(Data entries)
Start of Block

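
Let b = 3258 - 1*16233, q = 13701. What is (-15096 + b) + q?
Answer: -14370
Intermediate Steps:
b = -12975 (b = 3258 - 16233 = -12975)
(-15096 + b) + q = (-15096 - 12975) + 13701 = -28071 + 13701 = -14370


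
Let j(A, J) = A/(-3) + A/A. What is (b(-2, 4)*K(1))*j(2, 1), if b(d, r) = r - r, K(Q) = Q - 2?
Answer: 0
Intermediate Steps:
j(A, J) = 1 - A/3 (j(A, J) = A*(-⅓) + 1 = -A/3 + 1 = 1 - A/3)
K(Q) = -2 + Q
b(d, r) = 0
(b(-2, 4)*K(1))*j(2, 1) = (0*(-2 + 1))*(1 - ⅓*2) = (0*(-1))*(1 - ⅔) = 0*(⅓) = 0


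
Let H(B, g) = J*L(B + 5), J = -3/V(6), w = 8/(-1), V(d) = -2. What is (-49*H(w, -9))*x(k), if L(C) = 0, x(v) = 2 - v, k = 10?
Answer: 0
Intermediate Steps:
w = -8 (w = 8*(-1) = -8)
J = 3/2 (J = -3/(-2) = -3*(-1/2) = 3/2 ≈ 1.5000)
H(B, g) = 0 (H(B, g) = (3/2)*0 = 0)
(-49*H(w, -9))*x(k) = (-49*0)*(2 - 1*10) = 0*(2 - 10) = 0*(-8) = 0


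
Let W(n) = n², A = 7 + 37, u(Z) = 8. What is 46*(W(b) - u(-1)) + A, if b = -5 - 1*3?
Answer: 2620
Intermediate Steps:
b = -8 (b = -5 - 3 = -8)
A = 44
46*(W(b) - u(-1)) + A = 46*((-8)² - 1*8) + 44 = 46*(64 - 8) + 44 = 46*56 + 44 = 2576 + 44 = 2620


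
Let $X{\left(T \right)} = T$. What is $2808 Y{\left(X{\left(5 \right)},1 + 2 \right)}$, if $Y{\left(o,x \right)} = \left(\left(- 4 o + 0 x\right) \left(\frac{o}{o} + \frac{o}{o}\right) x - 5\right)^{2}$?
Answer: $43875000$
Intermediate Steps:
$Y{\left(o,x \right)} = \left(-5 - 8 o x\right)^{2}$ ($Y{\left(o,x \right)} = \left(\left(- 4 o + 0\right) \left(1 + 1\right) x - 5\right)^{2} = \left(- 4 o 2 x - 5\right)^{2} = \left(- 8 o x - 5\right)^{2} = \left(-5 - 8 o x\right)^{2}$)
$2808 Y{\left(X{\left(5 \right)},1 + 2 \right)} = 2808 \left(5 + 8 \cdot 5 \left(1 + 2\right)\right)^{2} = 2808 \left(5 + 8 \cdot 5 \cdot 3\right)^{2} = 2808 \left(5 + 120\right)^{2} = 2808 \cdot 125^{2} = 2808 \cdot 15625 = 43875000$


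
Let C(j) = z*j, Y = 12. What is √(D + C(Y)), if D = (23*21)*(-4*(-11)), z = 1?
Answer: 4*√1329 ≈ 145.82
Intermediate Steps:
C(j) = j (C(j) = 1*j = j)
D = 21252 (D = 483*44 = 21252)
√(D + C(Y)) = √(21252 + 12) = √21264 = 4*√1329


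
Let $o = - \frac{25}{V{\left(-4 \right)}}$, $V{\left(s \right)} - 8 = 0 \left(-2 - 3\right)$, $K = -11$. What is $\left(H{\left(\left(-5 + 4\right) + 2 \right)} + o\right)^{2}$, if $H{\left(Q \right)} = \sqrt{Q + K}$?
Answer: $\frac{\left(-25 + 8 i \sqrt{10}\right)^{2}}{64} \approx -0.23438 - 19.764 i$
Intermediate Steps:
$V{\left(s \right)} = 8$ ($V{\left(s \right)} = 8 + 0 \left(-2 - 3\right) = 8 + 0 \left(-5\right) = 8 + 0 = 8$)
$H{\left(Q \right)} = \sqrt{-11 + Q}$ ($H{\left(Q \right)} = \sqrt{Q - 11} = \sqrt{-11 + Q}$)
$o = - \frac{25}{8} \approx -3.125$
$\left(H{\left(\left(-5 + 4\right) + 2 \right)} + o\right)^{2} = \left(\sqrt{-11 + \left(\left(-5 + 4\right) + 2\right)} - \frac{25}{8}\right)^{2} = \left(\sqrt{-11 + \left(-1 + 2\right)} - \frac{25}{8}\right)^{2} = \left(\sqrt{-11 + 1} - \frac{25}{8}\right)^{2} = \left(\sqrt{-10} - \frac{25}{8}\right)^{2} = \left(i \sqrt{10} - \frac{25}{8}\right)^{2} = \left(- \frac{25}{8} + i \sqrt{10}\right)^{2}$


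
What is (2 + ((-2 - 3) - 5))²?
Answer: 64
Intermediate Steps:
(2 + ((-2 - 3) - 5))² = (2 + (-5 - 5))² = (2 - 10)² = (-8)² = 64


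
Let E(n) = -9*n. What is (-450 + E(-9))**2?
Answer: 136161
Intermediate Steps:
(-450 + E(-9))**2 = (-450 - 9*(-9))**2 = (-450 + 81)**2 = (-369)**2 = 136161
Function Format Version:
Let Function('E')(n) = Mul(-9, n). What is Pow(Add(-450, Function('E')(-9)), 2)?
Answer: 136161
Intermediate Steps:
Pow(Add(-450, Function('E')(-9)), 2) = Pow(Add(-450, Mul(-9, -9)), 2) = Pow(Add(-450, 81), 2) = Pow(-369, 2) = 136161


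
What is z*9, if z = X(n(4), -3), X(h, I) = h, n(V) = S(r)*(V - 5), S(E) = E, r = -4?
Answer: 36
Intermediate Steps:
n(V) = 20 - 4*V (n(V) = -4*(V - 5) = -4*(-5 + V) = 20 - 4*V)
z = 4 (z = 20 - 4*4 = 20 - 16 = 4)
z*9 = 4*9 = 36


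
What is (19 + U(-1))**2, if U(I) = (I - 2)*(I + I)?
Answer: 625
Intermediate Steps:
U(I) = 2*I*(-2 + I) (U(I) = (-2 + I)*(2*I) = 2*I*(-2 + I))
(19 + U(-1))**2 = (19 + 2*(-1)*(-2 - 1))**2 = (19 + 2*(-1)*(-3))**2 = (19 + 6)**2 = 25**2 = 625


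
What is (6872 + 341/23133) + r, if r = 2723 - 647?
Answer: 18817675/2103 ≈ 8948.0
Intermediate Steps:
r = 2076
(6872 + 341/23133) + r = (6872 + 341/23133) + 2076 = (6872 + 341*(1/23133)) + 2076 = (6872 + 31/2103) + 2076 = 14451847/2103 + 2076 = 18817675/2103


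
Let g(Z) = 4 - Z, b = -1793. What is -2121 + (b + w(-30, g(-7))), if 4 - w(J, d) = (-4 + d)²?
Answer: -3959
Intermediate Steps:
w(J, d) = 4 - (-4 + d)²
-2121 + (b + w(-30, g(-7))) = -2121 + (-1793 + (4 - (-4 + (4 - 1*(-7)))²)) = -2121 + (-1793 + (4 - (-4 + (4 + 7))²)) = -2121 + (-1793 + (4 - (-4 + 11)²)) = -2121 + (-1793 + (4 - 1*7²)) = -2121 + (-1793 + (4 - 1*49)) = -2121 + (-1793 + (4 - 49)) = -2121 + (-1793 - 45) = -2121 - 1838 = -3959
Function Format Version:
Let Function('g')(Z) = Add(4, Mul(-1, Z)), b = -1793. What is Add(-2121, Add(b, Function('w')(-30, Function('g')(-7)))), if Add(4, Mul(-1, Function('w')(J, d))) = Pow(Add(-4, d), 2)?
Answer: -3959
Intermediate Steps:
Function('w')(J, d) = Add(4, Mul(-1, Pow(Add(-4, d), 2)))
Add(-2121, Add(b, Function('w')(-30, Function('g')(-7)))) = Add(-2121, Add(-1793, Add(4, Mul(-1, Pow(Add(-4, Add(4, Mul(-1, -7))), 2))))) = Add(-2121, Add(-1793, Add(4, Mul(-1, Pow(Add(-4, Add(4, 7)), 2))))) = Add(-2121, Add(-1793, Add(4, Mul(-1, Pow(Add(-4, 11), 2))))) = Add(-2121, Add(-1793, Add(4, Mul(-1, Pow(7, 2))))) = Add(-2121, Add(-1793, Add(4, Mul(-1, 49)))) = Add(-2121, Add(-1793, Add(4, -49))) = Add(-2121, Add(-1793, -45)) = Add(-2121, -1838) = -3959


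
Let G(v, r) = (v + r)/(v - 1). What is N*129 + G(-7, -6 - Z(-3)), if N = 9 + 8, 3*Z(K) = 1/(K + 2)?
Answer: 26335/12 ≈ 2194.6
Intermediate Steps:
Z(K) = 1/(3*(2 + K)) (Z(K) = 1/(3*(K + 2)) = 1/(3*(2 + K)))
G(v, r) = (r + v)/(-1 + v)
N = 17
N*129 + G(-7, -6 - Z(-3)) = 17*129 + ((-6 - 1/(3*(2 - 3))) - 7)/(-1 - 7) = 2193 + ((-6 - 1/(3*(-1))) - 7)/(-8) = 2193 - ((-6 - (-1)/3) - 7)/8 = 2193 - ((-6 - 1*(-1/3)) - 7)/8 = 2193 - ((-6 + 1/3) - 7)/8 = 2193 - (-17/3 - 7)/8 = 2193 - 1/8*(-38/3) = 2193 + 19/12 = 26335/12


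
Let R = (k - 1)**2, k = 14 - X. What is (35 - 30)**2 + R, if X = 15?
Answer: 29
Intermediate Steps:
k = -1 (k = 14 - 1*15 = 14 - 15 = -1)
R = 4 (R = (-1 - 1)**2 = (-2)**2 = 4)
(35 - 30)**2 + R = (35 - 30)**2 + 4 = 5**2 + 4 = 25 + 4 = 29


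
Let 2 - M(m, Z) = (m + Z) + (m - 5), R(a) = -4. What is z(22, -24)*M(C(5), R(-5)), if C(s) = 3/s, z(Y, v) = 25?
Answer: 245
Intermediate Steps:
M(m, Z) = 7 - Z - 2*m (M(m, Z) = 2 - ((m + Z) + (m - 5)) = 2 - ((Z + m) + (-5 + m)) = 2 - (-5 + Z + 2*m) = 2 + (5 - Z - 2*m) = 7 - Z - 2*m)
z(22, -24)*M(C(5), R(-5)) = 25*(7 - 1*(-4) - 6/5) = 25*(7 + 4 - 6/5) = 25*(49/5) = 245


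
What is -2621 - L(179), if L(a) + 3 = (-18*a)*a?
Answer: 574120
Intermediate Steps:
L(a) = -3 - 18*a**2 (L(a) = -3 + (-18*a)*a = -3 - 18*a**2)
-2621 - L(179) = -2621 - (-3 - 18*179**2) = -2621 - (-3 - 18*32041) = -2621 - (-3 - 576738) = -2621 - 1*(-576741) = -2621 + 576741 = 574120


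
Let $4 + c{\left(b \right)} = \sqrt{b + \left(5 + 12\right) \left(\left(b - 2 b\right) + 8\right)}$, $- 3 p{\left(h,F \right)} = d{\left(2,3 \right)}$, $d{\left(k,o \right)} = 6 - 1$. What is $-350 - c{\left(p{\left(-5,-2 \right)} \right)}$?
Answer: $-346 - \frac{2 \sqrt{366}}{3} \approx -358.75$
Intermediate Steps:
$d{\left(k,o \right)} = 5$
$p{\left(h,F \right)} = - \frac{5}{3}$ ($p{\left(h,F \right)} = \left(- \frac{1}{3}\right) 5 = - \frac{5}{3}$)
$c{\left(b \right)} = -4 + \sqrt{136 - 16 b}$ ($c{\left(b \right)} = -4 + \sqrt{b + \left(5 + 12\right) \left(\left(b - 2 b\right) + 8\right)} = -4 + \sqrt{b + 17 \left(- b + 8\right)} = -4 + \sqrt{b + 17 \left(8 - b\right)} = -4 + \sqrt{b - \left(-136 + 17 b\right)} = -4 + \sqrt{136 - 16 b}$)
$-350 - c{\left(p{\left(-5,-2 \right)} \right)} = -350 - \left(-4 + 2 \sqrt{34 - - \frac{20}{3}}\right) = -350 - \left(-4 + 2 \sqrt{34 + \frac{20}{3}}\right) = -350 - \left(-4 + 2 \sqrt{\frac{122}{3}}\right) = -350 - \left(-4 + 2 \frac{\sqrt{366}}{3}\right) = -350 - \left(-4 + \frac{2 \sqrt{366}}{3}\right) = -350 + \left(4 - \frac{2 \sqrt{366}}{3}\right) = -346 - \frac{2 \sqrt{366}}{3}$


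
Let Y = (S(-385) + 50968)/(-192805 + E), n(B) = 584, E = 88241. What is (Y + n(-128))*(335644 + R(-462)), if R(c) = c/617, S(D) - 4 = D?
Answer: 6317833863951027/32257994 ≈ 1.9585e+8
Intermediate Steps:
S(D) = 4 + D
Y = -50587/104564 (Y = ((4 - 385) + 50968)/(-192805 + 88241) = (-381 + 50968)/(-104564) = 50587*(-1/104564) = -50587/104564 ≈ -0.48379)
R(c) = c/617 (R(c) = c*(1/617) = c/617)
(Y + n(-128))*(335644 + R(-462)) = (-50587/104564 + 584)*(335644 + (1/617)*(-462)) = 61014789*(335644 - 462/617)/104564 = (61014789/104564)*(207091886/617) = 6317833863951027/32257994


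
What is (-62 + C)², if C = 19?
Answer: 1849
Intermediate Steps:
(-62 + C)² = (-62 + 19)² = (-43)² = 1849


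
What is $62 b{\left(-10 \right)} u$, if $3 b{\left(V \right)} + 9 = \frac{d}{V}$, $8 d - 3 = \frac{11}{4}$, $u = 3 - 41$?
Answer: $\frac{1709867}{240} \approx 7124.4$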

End of Block
Start of Block

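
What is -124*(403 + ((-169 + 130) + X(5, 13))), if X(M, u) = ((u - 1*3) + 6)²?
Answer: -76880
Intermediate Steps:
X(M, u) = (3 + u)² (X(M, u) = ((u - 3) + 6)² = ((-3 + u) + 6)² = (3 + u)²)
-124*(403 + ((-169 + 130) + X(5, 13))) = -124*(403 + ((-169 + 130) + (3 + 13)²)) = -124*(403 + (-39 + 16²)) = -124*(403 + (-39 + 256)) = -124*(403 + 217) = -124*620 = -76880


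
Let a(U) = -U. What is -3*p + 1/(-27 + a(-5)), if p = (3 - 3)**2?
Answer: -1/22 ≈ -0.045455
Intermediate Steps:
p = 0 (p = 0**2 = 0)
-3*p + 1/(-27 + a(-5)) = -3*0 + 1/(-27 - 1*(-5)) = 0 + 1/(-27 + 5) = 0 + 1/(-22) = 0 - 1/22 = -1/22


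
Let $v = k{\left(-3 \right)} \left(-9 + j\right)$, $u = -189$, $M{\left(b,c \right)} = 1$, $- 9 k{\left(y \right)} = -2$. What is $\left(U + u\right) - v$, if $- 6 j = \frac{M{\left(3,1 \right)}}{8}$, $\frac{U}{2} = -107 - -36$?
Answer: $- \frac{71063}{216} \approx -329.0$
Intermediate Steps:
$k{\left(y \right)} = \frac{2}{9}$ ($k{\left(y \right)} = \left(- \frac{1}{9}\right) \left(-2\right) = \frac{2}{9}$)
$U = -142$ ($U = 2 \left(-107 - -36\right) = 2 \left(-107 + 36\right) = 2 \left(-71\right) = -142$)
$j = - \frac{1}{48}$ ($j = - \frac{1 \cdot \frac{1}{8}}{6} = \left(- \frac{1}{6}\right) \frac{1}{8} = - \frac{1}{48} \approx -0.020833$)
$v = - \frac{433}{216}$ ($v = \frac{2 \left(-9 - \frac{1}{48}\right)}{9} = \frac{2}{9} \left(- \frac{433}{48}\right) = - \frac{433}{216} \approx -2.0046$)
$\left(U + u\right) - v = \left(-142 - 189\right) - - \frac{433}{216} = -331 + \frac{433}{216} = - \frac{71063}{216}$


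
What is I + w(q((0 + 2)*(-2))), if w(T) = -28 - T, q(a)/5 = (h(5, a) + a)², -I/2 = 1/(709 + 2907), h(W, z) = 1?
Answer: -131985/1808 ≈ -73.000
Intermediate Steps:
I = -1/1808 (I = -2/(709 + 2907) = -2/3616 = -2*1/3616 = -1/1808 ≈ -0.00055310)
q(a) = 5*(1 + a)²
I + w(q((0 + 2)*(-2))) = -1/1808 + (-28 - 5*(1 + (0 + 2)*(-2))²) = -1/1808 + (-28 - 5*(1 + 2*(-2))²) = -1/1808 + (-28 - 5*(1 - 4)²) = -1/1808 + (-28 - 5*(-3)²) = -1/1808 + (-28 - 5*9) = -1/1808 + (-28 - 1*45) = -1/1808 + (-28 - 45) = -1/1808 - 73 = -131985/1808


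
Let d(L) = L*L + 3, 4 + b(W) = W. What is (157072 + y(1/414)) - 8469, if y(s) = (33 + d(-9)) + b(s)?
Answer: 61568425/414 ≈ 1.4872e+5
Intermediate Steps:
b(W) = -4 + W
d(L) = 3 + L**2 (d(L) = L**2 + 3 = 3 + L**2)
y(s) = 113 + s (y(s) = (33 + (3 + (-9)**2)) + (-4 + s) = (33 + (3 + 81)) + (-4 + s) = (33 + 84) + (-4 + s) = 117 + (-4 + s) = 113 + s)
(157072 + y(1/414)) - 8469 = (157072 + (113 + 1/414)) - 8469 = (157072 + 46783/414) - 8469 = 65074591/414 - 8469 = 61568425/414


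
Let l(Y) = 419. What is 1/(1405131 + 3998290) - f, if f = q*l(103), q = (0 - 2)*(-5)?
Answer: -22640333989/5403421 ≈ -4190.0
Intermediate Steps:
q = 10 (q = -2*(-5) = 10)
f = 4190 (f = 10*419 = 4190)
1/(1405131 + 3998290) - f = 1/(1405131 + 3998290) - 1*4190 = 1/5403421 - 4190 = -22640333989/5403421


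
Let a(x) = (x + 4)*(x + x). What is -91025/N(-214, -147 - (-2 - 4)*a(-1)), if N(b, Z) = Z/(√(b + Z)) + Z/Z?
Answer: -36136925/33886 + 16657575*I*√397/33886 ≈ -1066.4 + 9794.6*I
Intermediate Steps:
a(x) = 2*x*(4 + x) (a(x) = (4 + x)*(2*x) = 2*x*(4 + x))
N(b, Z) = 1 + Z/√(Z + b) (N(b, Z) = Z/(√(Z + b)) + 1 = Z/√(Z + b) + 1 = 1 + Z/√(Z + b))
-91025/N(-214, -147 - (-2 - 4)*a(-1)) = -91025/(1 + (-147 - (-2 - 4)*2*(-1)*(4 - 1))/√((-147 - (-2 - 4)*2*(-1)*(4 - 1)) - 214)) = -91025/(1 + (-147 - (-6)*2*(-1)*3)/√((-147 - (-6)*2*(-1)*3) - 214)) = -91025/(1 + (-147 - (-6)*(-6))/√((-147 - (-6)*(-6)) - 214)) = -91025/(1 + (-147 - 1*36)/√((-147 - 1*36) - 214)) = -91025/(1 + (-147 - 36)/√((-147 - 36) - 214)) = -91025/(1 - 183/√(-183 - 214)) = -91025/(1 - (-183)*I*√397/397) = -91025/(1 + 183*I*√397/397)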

End of Block
Start of Block

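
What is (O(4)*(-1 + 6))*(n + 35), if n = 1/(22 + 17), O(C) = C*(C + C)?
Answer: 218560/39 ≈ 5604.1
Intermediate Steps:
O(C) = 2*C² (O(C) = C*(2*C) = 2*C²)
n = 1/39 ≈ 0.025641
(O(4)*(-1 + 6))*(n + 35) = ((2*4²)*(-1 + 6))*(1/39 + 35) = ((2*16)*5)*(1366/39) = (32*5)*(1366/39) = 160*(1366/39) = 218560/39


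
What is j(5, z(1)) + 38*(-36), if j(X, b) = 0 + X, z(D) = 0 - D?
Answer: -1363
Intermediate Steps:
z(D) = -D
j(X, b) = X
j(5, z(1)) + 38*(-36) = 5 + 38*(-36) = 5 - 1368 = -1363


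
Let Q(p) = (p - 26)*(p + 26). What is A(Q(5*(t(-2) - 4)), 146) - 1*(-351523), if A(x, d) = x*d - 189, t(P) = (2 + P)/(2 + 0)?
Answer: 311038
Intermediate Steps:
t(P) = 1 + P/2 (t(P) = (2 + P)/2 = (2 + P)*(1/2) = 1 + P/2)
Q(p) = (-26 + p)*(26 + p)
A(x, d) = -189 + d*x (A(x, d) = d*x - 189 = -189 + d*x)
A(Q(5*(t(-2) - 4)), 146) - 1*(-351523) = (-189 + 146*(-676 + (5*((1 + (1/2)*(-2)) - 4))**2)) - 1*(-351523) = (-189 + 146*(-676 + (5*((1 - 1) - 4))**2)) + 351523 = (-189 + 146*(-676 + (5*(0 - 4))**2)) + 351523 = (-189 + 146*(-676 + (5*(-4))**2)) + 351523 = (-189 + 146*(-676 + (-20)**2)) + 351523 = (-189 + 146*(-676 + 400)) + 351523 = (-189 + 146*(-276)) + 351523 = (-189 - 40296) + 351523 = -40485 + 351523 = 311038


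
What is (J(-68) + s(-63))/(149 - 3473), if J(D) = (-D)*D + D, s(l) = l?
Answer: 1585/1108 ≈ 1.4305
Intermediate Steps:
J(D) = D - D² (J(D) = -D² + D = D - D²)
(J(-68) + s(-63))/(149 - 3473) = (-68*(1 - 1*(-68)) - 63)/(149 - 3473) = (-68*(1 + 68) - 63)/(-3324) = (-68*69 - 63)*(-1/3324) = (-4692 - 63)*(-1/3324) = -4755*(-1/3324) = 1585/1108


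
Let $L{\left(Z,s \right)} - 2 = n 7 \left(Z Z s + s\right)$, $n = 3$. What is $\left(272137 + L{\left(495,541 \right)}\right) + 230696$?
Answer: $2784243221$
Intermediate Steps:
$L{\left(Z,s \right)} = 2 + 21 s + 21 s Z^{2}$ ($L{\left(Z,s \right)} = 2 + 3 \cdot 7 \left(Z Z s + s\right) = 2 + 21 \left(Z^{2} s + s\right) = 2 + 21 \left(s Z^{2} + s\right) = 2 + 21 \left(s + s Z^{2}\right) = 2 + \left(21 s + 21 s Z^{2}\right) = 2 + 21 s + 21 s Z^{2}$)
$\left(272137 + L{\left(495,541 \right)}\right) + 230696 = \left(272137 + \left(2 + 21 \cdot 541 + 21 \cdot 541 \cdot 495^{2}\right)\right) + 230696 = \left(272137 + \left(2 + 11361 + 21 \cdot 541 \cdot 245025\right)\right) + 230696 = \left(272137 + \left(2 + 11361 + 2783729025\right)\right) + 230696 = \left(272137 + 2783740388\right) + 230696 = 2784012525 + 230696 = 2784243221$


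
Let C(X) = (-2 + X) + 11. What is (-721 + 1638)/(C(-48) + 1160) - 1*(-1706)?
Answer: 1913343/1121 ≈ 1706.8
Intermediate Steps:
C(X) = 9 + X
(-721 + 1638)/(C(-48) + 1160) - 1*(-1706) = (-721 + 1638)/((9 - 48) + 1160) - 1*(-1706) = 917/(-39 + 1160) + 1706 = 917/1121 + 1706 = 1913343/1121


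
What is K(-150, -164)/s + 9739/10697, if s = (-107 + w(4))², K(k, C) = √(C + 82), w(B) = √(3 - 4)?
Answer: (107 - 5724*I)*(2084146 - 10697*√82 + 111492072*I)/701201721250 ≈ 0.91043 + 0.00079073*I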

End of Block

Please reproduce the lines from the line with "Let R = (k - 1)**2, k" to the line with "Answer: 245", both ends included, exactly as they appear above.

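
Let R = (k - 1)**2, k = 14 - X. What is (35 - 30)**2 + R, if X = 15?
Answer: 29
Intermediate Steps:
k = -1 (k = 14 - 1*15 = 14 - 15 = -1)
R = 4 (R = (-1 - 1)**2 = (-2)**2 = 4)
(35 - 30)**2 + R = (35 - 30)**2 + 4 = 5**2 + 4 = 25 + 4 = 29


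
Let 2 - M(m, Z) = (m + Z) + (m - 5), R(a) = -4. What is z(22, -24)*M(C(5), R(-5)), if C(s) = 3/s, z(Y, v) = 25?
Answer: 245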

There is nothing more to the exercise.